%%

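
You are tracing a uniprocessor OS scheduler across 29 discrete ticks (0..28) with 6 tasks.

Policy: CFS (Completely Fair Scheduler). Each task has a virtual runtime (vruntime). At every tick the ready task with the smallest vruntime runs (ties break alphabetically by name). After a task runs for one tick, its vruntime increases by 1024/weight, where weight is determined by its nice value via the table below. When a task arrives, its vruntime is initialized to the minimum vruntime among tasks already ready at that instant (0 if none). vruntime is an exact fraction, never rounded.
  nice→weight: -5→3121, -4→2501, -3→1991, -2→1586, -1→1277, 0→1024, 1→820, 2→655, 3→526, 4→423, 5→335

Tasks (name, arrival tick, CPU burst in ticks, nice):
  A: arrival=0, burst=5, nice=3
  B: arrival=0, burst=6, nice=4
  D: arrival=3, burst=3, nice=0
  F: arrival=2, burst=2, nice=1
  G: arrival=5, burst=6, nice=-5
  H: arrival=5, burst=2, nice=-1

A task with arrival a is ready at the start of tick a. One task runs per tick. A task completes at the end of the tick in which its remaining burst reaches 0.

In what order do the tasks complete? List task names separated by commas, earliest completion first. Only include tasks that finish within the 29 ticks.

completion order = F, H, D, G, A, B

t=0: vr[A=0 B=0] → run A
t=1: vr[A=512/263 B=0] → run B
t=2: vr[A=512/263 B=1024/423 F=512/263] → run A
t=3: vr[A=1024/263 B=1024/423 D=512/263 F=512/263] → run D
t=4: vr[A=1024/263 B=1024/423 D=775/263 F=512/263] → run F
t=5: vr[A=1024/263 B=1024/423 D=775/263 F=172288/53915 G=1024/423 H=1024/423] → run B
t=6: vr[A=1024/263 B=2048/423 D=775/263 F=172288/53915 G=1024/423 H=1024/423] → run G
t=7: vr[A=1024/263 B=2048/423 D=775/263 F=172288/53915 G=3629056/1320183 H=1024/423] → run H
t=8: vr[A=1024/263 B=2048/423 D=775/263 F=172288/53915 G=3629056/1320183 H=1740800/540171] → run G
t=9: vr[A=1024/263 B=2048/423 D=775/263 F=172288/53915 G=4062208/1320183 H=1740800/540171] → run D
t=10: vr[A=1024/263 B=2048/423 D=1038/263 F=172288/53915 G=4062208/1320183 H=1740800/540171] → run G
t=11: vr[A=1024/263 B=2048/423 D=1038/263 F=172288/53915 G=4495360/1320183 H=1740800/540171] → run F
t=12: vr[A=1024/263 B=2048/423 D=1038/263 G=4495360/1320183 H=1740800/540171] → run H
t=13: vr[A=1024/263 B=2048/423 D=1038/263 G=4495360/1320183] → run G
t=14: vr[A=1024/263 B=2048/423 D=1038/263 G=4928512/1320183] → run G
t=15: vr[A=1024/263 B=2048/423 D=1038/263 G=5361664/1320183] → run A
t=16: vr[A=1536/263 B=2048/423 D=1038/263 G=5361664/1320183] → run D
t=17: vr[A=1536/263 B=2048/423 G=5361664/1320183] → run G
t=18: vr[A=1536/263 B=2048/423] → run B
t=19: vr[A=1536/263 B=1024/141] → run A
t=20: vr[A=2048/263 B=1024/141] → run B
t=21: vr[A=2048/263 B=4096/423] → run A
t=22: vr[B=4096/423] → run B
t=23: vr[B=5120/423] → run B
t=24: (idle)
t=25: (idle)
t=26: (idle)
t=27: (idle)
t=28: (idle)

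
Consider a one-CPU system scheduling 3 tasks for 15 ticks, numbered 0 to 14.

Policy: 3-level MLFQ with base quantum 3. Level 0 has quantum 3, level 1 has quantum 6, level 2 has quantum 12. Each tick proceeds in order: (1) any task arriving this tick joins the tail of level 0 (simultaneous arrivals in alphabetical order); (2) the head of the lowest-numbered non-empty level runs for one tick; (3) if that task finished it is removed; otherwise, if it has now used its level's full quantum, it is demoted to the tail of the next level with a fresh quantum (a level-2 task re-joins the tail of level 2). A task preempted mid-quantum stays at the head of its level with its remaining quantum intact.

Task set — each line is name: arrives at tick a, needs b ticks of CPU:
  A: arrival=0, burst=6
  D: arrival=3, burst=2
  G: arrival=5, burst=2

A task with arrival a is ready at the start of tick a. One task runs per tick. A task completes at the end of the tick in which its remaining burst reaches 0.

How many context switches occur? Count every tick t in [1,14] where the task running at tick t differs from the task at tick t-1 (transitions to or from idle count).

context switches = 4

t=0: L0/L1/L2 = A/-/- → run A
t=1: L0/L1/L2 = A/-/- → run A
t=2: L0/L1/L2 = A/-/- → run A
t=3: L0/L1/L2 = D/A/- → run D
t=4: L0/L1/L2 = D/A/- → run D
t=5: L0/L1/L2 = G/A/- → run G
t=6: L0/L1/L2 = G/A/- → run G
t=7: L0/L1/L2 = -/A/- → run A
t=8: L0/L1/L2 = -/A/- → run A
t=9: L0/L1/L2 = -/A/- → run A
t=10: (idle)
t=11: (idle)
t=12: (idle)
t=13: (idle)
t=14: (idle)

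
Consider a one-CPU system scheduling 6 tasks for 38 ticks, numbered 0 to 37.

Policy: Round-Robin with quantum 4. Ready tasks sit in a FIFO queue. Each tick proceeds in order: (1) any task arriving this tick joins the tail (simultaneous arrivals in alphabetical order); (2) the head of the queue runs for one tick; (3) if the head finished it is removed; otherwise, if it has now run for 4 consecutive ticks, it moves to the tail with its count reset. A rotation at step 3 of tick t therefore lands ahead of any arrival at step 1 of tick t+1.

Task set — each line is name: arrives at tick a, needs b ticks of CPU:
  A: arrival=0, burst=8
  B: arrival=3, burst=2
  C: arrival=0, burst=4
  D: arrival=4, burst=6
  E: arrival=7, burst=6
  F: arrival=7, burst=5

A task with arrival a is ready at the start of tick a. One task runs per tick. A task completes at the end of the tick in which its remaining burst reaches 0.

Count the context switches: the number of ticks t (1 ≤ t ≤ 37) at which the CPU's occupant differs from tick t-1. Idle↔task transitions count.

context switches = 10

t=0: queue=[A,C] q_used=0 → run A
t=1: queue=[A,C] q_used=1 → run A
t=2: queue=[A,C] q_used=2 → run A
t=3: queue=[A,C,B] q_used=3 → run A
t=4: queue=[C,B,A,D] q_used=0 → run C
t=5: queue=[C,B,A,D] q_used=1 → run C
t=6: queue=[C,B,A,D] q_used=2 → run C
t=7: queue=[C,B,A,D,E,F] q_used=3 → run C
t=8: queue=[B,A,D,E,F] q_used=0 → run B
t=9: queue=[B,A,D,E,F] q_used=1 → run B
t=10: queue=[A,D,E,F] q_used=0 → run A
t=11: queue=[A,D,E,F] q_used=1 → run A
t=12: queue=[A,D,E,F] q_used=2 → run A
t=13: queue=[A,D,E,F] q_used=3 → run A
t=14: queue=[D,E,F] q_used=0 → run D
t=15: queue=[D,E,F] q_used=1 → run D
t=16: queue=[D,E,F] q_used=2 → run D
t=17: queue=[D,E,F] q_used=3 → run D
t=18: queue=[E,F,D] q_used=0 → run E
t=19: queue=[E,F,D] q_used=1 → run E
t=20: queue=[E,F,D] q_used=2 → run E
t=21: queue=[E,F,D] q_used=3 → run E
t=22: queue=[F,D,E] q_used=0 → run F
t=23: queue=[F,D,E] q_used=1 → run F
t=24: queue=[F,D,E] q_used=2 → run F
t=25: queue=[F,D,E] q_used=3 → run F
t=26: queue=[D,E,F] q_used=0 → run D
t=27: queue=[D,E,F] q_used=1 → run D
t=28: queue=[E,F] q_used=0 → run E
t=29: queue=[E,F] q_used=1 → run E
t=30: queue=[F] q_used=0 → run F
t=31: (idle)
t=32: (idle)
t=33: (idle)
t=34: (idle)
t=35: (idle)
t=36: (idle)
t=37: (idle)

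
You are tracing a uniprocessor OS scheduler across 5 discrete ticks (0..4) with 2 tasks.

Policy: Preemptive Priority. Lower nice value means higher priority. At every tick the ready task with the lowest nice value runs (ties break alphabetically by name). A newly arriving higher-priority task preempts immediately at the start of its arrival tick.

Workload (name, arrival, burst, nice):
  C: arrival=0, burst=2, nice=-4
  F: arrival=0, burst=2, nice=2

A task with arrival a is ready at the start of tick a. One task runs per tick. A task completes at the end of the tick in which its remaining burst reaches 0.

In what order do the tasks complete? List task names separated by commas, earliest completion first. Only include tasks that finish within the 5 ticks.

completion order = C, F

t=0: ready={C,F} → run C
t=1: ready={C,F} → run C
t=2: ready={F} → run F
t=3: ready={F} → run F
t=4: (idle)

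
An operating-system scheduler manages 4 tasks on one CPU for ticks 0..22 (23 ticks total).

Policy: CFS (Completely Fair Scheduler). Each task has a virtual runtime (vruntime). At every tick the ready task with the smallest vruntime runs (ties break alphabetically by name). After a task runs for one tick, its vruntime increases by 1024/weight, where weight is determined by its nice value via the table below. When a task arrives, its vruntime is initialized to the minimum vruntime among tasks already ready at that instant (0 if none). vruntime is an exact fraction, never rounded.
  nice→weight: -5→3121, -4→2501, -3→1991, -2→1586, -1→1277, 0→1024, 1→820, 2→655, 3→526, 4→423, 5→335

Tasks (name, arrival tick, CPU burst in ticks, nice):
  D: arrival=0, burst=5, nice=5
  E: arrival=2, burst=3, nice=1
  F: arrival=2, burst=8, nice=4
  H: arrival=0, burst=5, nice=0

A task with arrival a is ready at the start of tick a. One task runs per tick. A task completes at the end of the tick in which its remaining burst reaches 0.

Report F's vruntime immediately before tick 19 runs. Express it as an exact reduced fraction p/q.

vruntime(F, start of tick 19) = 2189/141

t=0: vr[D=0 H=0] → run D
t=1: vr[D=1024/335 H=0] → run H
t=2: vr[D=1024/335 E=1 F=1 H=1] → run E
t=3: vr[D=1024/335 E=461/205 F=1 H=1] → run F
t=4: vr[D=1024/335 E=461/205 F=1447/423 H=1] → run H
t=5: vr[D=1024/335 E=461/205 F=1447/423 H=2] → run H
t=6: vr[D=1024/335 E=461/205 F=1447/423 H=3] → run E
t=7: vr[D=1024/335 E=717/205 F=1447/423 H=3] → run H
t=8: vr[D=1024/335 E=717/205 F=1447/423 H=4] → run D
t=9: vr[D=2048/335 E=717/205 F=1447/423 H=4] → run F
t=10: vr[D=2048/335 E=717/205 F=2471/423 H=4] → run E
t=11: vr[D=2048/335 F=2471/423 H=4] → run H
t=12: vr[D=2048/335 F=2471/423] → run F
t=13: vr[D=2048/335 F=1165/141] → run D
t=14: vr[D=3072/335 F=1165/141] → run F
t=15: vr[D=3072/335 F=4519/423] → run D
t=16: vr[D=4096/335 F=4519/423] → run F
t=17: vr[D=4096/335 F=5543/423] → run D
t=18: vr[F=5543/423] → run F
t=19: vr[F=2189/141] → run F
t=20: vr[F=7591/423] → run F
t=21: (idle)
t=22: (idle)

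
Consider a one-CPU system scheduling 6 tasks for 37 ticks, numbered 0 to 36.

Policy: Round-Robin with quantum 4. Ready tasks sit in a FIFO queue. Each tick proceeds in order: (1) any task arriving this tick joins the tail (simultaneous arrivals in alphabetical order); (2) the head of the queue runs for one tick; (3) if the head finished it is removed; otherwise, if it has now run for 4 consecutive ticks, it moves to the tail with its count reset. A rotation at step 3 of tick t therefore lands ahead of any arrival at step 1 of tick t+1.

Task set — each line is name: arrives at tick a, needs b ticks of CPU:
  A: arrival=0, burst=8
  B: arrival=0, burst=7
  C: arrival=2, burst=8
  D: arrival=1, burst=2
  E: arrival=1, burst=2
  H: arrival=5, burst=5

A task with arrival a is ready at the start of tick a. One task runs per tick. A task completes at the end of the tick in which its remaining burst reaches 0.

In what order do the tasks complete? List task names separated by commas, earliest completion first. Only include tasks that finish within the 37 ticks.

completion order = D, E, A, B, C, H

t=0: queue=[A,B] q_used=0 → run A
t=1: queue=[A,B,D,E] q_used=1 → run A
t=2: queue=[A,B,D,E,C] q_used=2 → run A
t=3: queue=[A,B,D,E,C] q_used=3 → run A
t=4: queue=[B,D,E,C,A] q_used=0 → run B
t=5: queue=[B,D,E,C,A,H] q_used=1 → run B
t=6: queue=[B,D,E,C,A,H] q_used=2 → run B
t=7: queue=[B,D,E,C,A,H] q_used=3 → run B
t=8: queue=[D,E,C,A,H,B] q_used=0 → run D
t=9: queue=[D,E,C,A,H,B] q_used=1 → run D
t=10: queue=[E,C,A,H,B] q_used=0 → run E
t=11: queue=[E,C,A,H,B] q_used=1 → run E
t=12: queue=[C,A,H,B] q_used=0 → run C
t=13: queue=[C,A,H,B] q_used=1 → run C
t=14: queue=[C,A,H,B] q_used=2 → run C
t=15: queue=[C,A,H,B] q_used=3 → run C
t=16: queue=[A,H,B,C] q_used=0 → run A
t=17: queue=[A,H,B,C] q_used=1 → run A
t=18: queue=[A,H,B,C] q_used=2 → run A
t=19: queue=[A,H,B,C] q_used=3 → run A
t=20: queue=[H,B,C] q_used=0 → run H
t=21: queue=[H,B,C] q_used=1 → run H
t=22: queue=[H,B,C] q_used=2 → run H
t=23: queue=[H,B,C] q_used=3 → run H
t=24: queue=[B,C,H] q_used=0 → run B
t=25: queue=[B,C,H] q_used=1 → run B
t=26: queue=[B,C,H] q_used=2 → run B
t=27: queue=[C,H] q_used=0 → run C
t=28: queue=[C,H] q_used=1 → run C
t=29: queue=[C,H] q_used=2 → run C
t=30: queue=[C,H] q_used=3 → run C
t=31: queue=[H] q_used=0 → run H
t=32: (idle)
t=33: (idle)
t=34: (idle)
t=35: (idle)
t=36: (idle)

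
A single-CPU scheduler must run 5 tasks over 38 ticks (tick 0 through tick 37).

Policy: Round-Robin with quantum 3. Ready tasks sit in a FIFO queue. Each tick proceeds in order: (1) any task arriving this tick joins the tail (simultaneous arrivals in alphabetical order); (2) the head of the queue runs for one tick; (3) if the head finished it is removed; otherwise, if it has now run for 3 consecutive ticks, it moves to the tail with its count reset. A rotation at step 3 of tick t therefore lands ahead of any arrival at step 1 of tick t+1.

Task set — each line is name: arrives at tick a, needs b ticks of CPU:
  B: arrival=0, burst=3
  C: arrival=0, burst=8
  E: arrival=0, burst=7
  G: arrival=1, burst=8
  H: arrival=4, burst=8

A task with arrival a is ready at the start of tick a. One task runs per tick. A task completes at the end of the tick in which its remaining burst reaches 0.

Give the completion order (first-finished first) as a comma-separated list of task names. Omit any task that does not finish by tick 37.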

%%

Instructions for the task –
A single number is required: the count of lines in the data above that include the string "across".

Response area –
2